Stored items
___
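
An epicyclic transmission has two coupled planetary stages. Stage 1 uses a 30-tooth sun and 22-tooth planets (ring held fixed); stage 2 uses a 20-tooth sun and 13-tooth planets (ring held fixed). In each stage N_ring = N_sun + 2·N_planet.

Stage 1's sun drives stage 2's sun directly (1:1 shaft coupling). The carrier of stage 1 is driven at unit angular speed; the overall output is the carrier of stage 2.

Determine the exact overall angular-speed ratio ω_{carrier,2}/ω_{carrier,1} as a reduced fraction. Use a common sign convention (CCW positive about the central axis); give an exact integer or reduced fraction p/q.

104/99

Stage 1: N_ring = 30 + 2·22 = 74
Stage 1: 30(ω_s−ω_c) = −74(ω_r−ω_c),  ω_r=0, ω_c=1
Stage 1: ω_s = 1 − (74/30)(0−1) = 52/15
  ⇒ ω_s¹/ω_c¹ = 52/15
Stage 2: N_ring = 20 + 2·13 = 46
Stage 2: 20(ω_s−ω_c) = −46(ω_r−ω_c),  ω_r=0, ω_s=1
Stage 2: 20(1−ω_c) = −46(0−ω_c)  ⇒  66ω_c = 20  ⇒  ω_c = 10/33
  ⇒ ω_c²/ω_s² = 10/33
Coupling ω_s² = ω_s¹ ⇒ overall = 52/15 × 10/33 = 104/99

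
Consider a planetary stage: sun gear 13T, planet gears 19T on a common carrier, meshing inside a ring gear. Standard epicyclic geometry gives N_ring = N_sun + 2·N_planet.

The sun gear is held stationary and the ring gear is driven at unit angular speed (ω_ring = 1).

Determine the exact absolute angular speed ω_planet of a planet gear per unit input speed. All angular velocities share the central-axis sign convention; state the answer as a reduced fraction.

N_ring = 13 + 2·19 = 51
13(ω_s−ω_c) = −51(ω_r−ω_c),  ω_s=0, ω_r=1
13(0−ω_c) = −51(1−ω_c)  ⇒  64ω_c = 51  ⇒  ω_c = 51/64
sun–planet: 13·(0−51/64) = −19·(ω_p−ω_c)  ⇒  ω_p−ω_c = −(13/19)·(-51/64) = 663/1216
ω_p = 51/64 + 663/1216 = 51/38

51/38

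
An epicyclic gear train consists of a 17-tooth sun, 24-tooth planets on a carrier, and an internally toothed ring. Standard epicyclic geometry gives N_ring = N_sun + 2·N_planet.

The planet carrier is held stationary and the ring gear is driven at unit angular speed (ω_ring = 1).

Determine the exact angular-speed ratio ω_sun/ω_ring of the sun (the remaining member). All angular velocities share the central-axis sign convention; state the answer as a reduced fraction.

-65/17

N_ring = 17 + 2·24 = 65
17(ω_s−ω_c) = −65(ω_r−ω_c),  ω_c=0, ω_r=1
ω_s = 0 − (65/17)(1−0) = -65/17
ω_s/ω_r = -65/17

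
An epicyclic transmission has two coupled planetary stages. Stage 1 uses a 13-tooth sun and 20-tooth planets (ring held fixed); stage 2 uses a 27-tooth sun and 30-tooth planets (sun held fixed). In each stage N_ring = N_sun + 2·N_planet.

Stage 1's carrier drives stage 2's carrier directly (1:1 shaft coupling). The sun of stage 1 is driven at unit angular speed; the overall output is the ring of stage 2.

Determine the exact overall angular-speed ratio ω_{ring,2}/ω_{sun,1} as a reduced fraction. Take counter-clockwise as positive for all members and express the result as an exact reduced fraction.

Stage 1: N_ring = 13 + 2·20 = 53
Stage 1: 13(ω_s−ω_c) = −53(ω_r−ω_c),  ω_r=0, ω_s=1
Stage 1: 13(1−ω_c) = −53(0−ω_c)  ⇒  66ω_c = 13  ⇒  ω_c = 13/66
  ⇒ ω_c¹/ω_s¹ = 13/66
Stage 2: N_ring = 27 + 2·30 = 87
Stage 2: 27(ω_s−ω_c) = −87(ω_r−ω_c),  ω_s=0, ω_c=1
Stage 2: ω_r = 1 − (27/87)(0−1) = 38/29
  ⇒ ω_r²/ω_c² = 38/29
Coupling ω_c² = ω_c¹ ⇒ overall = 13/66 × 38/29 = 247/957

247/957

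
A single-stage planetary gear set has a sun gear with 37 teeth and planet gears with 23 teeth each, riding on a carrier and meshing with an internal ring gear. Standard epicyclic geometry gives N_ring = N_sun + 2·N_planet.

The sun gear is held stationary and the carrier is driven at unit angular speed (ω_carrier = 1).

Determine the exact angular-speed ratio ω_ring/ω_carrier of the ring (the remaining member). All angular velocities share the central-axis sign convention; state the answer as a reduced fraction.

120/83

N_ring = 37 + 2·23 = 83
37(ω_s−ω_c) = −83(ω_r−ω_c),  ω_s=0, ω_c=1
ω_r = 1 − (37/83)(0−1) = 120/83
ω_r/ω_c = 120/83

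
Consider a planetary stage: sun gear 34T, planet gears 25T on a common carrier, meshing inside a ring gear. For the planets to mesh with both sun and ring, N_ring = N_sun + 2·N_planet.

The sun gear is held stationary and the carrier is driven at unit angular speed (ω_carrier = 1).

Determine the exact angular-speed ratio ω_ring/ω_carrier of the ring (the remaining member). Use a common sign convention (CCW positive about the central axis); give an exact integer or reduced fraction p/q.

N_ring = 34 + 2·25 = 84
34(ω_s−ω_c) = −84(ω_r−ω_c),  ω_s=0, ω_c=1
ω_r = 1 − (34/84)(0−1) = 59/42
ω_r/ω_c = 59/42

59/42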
___
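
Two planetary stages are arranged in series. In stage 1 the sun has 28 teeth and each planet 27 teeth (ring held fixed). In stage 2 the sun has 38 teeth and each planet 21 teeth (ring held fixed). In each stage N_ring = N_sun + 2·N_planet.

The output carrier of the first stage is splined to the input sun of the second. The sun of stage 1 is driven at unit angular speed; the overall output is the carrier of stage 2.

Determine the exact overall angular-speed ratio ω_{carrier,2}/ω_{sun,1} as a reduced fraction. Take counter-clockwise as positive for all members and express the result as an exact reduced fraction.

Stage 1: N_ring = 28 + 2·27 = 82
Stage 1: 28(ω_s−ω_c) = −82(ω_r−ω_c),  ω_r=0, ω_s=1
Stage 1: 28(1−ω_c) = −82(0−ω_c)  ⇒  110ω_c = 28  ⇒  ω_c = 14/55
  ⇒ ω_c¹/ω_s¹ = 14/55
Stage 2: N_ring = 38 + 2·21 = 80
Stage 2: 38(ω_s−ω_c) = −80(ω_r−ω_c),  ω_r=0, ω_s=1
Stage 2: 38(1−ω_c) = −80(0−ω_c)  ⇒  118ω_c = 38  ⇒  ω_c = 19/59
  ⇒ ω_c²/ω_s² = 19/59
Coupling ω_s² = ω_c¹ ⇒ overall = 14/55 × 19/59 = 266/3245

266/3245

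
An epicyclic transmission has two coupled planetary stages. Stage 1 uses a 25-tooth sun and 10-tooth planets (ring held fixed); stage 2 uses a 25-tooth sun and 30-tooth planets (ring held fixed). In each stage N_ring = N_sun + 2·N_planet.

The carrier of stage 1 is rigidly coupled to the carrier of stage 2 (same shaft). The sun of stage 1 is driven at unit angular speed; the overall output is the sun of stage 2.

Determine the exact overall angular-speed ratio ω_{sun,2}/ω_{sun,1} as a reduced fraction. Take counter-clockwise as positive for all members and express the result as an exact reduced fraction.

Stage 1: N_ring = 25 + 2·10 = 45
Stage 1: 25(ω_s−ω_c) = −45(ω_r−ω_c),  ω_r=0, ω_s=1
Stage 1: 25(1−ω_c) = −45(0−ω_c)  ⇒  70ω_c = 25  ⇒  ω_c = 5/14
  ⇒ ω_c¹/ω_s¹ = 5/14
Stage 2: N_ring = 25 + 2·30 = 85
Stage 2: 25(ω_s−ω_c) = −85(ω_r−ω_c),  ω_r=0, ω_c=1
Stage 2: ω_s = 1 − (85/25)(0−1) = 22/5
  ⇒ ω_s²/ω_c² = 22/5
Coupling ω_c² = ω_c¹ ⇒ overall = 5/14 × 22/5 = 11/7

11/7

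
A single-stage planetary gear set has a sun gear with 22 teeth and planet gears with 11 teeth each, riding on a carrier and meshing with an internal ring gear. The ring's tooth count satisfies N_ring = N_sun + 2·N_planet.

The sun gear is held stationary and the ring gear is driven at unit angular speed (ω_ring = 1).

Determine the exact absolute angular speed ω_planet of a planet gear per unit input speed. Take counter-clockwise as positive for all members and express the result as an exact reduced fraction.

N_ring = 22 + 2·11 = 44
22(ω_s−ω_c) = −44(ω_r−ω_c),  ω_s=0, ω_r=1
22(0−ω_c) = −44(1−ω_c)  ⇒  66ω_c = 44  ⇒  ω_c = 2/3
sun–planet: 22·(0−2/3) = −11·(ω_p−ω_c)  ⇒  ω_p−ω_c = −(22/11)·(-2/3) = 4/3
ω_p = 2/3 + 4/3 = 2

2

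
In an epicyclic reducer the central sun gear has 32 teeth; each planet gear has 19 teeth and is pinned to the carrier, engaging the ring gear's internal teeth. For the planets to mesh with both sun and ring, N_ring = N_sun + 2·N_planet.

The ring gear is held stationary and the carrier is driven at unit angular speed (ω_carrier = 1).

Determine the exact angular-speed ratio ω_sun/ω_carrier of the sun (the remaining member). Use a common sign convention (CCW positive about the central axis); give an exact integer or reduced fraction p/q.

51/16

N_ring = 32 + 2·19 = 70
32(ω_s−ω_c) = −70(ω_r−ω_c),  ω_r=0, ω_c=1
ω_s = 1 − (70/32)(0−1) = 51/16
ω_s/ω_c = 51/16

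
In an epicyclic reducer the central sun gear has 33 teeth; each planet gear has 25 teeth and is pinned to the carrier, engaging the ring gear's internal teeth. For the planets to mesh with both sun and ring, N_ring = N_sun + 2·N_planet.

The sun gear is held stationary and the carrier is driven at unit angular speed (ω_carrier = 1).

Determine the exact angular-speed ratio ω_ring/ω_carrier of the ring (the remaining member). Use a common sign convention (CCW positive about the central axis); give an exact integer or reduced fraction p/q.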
___
Brief
Among the records, find all lines that include the string "gives" and return them.

Response to the exercise
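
Consider a planetary stage: sun gear 13T, planet gears 19T on a common carrier, meshing inside a ring gear. Standard epicyclic geometry gives N_ring = N_sun + 2·N_planet.
An epicyclic gear train consists of a 17-tooth sun, 24-tooth planets on a carrier, and an internally toothed ring. Standard epicyclic geometry gives N_ring = N_sun + 2·N_planet.
A single-stage planetary gear set has a sun gear with 37 teeth and planet gears with 23 teeth each, riding on a carrier and meshing with an internal ring gear. Standard epicyclic geometry gives N_ring = N_sun + 2·N_planet.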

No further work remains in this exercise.